Could the lines from the one with "Expr ::= num" through the end of the listing be restated exactly, with nothing else included?

· · · ·

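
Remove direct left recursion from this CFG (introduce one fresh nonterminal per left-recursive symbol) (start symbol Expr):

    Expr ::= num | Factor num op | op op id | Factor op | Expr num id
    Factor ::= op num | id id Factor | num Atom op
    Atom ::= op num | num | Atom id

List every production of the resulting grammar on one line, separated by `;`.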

· · · ·

RESULT FOR THIS EXERCISE:
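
    Expr ::= num | Factor num op | op op id | Factor op | Expr num id
    Factor ::= op num | id id Factor | num Atom op
    Atom ::= op num | num | Atom id

List every production of the resulting grammar on one line, separated by `;`.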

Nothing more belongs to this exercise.